## TASK PROMPT:
Search the data for "Comparative" and copy every matching line.
───── DATA SUPPLIED ─────
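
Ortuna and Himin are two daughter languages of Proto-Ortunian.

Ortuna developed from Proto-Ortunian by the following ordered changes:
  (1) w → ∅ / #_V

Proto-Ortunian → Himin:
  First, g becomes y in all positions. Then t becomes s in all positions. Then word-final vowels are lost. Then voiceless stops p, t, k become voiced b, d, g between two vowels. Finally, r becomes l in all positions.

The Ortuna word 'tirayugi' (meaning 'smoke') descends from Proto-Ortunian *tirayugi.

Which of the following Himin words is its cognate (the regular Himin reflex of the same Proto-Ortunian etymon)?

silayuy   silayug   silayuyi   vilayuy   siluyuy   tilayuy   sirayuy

silayuy

Himin: *tirayugi > tirayuyi > sirayuyi > sirayuy > silayuy  (by unconditioned shift, unconditioned shift, apocope, unconditioned shift)
Among the options, 'silayuy' alone shows every Himin change applied in order.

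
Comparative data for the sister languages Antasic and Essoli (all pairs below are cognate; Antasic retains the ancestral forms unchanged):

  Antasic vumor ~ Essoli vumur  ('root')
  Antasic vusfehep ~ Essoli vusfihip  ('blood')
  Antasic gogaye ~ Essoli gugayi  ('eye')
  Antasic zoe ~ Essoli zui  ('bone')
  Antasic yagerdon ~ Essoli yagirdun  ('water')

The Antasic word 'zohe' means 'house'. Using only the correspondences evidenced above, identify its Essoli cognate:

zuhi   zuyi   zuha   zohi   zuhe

zuhi

gogaye ~ gugayi — Antasic o corresponds to Essoli u after a consonant, before a consonant other than r, m, n, p, b, f, v.
gogaye ~ gugayi — Antasic e corresponds to Essoli i word-finally.
Applying these to Antasic 'zohe':
  zohe → zuhe   (o→u after a consonant, before a consonant other than r, m, n, p, b, f, v)
  zuhe → zuhi   (e→i word-finally)
So the Essoli cognate is 'zuhi'.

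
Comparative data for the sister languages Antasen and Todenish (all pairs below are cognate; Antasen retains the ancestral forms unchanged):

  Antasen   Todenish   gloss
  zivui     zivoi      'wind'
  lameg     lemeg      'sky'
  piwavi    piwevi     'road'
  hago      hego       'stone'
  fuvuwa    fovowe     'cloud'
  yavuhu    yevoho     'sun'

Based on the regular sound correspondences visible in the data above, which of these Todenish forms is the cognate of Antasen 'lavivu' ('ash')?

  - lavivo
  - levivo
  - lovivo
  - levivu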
─────
## REPLY TO THE EXERCISE:
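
Comparative data for the sister languages Antasic and Essoli (all pairs below are cognate; Antasic retains the ancestral forms unchanged):
Comparative data for the sister languages Antasen and Todenish (all pairs below are cognate; Antasen retains the ancestral forms unchanged):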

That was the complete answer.